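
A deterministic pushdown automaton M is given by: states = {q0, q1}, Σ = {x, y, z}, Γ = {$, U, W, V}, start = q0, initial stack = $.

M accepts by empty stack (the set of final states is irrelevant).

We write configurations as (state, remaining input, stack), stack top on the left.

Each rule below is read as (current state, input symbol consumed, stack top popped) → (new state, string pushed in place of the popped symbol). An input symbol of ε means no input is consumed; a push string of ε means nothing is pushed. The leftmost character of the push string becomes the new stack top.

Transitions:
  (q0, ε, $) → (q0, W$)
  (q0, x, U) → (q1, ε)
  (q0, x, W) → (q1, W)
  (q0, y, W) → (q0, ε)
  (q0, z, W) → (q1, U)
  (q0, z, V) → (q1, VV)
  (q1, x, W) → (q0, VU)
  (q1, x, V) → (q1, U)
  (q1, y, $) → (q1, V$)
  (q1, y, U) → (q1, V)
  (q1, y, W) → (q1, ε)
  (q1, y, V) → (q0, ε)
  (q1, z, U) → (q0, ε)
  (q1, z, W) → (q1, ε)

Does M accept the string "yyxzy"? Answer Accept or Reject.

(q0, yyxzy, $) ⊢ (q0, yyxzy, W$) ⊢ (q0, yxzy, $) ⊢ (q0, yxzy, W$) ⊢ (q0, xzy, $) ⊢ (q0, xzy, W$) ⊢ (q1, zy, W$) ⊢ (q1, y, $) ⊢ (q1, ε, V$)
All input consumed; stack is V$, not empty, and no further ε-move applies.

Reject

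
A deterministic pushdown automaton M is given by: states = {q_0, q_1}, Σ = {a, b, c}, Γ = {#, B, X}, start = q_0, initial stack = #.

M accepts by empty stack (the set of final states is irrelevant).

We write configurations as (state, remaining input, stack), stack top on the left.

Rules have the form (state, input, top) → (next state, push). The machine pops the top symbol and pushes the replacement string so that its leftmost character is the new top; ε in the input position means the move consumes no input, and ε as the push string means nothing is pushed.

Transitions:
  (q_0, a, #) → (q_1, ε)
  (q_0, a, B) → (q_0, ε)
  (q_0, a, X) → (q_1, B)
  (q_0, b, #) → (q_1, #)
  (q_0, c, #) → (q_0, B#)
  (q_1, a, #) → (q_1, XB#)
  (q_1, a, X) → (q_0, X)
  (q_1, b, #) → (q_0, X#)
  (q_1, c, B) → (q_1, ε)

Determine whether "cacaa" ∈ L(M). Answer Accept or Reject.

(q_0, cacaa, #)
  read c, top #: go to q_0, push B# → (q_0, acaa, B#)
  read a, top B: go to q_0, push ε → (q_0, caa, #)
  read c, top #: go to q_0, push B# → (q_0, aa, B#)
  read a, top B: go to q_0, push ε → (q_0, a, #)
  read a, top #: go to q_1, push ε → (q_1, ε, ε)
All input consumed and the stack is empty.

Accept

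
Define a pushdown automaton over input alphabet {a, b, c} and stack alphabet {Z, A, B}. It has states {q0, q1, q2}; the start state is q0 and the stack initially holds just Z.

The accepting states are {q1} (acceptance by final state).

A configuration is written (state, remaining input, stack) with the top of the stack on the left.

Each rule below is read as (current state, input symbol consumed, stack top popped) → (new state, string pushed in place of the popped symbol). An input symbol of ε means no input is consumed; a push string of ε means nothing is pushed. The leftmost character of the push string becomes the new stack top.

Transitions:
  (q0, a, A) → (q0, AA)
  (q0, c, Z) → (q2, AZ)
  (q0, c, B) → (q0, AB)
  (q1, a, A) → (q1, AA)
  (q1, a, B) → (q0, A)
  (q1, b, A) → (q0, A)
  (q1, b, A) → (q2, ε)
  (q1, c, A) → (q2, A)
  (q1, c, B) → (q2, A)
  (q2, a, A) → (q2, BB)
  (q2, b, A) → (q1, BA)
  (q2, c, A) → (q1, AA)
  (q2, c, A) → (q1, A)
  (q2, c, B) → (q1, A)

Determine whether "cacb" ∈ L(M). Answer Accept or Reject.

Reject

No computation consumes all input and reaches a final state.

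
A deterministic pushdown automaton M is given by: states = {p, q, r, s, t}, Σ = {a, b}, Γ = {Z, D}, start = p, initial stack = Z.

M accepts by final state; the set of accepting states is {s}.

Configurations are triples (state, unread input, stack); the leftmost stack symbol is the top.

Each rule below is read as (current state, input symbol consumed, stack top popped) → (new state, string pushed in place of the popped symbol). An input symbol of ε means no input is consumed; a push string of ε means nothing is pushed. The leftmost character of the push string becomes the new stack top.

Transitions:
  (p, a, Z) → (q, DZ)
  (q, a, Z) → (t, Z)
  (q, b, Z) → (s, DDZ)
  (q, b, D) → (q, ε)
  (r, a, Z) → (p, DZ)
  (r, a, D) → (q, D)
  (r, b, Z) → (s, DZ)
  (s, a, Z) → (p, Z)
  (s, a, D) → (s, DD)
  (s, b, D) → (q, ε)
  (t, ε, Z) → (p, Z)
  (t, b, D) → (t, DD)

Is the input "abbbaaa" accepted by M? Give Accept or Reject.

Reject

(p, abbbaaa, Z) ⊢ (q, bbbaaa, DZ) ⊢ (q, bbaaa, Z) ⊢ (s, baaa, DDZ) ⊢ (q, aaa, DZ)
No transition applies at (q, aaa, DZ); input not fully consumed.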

-----

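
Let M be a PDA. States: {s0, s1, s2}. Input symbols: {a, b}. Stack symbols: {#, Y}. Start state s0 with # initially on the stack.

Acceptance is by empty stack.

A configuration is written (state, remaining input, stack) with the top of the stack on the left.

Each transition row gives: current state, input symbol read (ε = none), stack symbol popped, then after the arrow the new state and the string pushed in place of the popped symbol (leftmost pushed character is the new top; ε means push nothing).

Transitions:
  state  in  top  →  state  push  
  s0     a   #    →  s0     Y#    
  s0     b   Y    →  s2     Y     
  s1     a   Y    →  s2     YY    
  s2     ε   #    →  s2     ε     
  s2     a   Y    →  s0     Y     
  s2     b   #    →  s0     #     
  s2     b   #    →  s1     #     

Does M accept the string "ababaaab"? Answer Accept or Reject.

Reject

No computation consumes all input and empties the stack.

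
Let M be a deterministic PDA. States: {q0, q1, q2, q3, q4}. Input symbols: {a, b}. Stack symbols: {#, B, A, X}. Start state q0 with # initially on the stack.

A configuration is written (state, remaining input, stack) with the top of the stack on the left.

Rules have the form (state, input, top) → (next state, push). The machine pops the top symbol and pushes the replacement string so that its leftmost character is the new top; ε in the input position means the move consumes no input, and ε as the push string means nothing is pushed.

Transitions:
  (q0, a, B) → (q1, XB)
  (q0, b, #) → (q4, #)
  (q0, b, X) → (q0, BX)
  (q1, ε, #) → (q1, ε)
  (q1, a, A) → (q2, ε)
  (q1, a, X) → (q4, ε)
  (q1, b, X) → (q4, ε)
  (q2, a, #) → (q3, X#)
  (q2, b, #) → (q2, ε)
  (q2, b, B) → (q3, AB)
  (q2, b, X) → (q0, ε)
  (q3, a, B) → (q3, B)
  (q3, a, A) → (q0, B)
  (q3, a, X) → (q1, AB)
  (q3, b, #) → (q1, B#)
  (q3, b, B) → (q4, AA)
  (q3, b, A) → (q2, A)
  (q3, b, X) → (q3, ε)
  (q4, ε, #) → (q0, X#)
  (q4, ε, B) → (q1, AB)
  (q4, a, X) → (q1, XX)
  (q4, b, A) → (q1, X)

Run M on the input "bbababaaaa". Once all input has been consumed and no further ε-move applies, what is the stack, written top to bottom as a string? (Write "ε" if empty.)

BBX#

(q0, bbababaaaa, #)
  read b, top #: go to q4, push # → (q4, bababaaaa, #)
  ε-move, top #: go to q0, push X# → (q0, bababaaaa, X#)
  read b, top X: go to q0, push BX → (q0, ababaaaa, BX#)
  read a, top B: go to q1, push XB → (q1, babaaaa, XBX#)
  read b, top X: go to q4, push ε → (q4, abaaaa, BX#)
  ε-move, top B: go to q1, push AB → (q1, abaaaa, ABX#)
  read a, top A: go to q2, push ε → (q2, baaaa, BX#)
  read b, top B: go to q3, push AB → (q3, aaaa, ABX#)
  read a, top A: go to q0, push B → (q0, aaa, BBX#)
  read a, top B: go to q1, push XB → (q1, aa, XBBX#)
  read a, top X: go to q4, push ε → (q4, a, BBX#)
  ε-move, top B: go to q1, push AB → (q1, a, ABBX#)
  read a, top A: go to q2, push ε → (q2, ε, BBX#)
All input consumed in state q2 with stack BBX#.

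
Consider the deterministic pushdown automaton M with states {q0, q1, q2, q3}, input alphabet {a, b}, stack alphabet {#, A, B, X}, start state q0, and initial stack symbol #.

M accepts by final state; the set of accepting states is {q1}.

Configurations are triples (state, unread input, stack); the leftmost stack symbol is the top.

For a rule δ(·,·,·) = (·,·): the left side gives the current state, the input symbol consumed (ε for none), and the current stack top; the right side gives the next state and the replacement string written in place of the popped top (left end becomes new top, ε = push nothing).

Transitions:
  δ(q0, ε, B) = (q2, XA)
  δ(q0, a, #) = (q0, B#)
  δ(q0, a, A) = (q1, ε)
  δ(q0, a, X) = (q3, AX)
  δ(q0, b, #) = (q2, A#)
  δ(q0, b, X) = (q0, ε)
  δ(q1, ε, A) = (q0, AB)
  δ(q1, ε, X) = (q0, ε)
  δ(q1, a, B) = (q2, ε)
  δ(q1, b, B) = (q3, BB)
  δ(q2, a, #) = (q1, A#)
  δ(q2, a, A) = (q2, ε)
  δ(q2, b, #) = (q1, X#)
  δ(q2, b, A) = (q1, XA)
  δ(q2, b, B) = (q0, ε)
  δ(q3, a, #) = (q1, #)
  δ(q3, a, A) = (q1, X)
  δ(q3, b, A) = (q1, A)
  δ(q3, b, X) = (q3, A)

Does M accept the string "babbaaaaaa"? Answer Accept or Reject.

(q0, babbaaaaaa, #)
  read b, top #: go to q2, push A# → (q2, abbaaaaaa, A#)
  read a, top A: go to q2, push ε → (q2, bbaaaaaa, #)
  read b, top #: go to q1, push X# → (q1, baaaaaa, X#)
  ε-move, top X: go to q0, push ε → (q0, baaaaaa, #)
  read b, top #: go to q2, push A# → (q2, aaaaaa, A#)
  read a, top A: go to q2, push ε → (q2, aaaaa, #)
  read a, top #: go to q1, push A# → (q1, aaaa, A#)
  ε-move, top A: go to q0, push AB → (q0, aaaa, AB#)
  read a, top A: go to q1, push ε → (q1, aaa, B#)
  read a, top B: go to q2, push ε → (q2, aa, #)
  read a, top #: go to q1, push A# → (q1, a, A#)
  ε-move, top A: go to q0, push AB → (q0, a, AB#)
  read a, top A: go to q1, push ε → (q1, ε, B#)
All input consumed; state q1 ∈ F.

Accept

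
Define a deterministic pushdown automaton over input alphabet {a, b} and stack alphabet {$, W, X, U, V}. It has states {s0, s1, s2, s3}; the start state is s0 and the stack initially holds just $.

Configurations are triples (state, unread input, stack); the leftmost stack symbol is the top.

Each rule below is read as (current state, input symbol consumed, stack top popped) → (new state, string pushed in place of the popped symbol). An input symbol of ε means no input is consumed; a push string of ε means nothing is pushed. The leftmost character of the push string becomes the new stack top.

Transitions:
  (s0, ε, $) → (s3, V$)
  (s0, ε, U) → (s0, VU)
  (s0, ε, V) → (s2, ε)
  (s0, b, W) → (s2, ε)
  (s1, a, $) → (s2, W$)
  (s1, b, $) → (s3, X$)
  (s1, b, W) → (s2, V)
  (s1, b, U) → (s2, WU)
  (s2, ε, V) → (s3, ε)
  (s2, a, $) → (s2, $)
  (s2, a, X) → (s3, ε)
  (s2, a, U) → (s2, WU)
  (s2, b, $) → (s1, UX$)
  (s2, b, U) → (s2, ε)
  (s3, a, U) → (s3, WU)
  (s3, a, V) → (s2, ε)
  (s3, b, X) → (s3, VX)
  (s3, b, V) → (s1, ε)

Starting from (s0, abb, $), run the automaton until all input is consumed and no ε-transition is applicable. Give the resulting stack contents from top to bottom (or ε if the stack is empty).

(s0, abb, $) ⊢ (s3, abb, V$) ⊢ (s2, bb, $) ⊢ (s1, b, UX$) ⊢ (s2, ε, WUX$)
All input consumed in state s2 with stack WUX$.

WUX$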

-----

How to complete this task: Of all the entries above, retype exactly the lines from the line with "Let M be a deterministic" to the line with "(q4, b, A) → (q1, X)", both included, and no others.

Answer box:
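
Let M be a deterministic PDA. States: {q0, q1, q2, q3, q4}. Input symbols: {a, b}. Stack symbols: {#, B, A, X}. Start state q0 with # initially on the stack.

A configuration is written (state, remaining input, stack) with the top of the stack on the left.

Rules have the form (state, input, top) → (next state, push). The machine pops the top symbol and pushes the replacement string so that its leftmost character is the new top; ε in the input position means the move consumes no input, and ε as the push string means nothing is pushed.

Transitions:
  (q0, a, B) → (q1, XB)
  (q0, b, #) → (q4, #)
  (q0, b, X) → (q0, BX)
  (q1, ε, #) → (q1, ε)
  (q1, a, A) → (q2, ε)
  (q1, a, X) → (q4, ε)
  (q1, b, X) → (q4, ε)
  (q2, a, #) → (q3, X#)
  (q2, b, #) → (q2, ε)
  (q2, b, B) → (q3, AB)
  (q2, b, X) → (q0, ε)
  (q3, a, B) → (q3, B)
  (q3, a, A) → (q0, B)
  (q3, a, X) → (q1, AB)
  (q3, b, #) → (q1, B#)
  (q3, b, B) → (q4, AA)
  (q3, b, A) → (q2, A)
  (q3, b, X) → (q3, ε)
  (q4, ε, #) → (q0, X#)
  (q4, ε, B) → (q1, AB)
  (q4, a, X) → (q1, XX)
  (q4, b, A) → (q1, X)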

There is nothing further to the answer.